→ **What is expected**:
Print every line below. Match each one exactly.

[Start of Attachment]

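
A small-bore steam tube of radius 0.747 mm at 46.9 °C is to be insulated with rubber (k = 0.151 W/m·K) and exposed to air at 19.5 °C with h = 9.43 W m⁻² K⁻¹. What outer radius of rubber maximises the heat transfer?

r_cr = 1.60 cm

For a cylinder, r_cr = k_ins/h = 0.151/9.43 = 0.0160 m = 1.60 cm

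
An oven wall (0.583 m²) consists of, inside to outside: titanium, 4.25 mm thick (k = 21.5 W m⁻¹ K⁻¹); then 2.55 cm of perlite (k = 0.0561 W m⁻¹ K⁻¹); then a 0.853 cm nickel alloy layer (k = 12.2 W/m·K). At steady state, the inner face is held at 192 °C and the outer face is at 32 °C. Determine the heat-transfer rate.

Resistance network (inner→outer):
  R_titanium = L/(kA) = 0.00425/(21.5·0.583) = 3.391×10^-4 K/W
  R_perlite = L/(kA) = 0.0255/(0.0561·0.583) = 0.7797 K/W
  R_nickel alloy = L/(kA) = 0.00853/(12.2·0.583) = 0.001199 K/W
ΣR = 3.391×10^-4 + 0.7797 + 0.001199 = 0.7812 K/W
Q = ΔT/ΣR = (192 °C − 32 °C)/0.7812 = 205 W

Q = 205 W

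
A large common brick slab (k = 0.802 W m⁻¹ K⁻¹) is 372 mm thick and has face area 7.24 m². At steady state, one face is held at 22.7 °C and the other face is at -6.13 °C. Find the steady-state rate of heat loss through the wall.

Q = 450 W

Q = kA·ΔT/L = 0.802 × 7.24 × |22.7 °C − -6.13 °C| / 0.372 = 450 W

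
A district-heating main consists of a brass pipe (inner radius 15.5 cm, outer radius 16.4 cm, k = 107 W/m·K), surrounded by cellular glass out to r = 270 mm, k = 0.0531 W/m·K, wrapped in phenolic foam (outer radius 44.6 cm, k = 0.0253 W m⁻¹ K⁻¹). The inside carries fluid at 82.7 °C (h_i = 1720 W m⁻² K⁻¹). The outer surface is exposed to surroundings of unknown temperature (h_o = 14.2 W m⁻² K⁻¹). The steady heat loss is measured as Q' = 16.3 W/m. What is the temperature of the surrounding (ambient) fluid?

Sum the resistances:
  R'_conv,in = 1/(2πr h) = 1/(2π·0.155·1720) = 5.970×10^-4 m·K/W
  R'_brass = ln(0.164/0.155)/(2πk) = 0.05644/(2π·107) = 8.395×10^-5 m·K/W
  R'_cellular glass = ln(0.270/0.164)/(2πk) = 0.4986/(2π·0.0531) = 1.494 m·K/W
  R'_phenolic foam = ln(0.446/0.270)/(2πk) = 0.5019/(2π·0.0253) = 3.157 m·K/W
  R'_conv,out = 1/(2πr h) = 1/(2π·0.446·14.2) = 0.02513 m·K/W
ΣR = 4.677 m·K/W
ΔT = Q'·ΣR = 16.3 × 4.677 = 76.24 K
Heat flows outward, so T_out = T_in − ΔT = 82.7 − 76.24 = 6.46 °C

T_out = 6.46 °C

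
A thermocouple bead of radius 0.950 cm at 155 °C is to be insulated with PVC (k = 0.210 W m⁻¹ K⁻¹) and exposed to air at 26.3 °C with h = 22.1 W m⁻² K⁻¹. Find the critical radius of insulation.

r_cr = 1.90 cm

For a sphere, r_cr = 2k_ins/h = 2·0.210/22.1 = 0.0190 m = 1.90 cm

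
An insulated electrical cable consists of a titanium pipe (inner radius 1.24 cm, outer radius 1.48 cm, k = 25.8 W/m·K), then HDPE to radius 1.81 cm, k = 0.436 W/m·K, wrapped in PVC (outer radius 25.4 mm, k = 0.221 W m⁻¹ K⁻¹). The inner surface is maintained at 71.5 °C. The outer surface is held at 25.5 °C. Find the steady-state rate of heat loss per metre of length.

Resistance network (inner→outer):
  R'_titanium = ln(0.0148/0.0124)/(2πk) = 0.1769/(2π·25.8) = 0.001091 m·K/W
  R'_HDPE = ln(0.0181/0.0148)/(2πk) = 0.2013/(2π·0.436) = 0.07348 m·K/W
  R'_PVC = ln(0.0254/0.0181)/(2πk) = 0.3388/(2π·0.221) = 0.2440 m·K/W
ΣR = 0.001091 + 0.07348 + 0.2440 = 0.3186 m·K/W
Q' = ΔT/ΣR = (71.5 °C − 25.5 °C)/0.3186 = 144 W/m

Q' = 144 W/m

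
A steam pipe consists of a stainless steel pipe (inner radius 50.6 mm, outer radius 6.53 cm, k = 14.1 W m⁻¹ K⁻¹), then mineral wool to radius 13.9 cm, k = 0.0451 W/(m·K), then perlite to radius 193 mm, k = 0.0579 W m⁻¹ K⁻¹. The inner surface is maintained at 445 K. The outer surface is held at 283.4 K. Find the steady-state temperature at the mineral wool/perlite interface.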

[End of Attachment]

→ **Answer below**:
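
A small-bore steam tube of radius 0.747 mm at 46.9 °C is to be insulated with rubber (k = 0.151 W/m·K) and exposed to air at 19.5 °C with h = 9.43 W m⁻² K⁻¹. What outer radius of rubber maximises the heat transfer?

r_cr = 1.60 cm

For a cylinder, r_cr = k_ins/h = 0.151/9.43 = 0.0160 m = 1.60 cm

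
An oven wall (0.583 m²) consists of, inside to outside: titanium, 4.25 mm thick (k = 21.5 W m⁻¹ K⁻¹); then 2.55 cm of perlite (k = 0.0561 W m⁻¹ K⁻¹); then a 0.853 cm nickel alloy layer (k = 12.2 W/m·K). At steady state, the inner face is held at 192 °C and the outer face is at 32 °C. Determine the heat-transfer rate.

Resistance network (inner→outer):
  R_titanium = L/(kA) = 0.00425/(21.5·0.583) = 3.391×10^-4 K/W
  R_perlite = L/(kA) = 0.0255/(0.0561·0.583) = 0.7797 K/W
  R_nickel alloy = L/(kA) = 0.00853/(12.2·0.583) = 0.001199 K/W
ΣR = 3.391×10^-4 + 0.7797 + 0.001199 = 0.7812 K/W
Q = ΔT/ΣR = (192 °C − 32 °C)/0.7812 = 205 W

Q = 205 W

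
A large common brick slab (k = 0.802 W m⁻¹ K⁻¹) is 372 mm thick and has face area 7.24 m². At steady state, one face is held at 22.7 °C and the other face is at -6.13 °C. Find the steady-state rate of heat loss through the wall.

Q = 450 W

Q = kA·ΔT/L = 0.802 × 7.24 × |22.7 °C − -6.13 °C| / 0.372 = 450 W

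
A district-heating main consists of a brass pipe (inner radius 15.5 cm, outer radius 16.4 cm, k = 107 W/m·K), surrounded by cellular glass out to r = 270 mm, k = 0.0531 W/m·K, wrapped in phenolic foam (outer radius 44.6 cm, k = 0.0253 W m⁻¹ K⁻¹). The inside carries fluid at 82.7 °C (h_i = 1720 W m⁻² K⁻¹). The outer surface is exposed to surroundings of unknown temperature (h_o = 14.2 W m⁻² K⁻¹). The steady heat loss is measured as Q' = 16.3 W/m. What is the temperature of the surrounding (ambient) fluid?

Sum the resistances:
  R'_conv,in = 1/(2πr h) = 1/(2π·0.155·1720) = 5.970×10^-4 m·K/W
  R'_brass = ln(0.164/0.155)/(2πk) = 0.05644/(2π·107) = 8.395×10^-5 m·K/W
  R'_cellular glass = ln(0.270/0.164)/(2πk) = 0.4986/(2π·0.0531) = 1.494 m·K/W
  R'_phenolic foam = ln(0.446/0.270)/(2πk) = 0.5019/(2π·0.0253) = 3.157 m·K/W
  R'_conv,out = 1/(2πr h) = 1/(2π·0.446·14.2) = 0.02513 m·K/W
ΣR = 4.677 m·K/W
ΔT = Q'·ΣR = 16.3 × 4.677 = 76.24 K
Heat flows outward, so T_out = T_in − ΔT = 82.7 − 76.24 = 6.46 °C

T_out = 6.46 °C

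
A thermocouple bead of radius 0.950 cm at 155 °C is to be insulated with PVC (k = 0.210 W m⁻¹ K⁻¹) and exposed to air at 26.3 °C with h = 22.1 W m⁻² K⁻¹. Find the critical radius of insulation.

r_cr = 1.90 cm

For a sphere, r_cr = 2k_ins/h = 2·0.210/22.1 = 0.0190 m = 1.90 cm

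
An insulated electrical cable consists of a titanium pipe (inner radius 1.24 cm, outer radius 1.48 cm, k = 25.8 W/m·K), then HDPE to radius 1.81 cm, k = 0.436 W/m·K, wrapped in PVC (outer radius 25.4 mm, k = 0.221 W m⁻¹ K⁻¹). The inner surface is maintained at 71.5 °C. The outer surface is held at 25.5 °C. Find the steady-state rate of heat loss per metre of length.

Resistance network (inner→outer):
  R'_titanium = ln(0.0148/0.0124)/(2πk) = 0.1769/(2π·25.8) = 0.001091 m·K/W
  R'_HDPE = ln(0.0181/0.0148)/(2πk) = 0.2013/(2π·0.436) = 0.07348 m·K/W
  R'_PVC = ln(0.0254/0.0181)/(2πk) = 0.3388/(2π·0.221) = 0.2440 m·K/W
ΣR = 0.001091 + 0.07348 + 0.2440 = 0.3186 m·K/W
Q' = ΔT/ΣR = (71.5 °C − 25.5 °C)/0.3186 = 144 W/m

Q' = 144 W/m

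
A steam pipe consists of a stainless steel pipe (inner radius 50.6 mm, outer radius 6.53 cm, k = 14.1 W m⁻¹ K⁻¹), then mineral wool to radius 13.9 cm, k = 0.0451 W/(m·K), then perlite to radius 193 mm, k = 0.0579 W m⁻¹ K⁻¹. The inner surface is maintained at 445 K. The outer surface is held at 283.4 K. Find the steady-state temperature at the mineral wool/perlite interface.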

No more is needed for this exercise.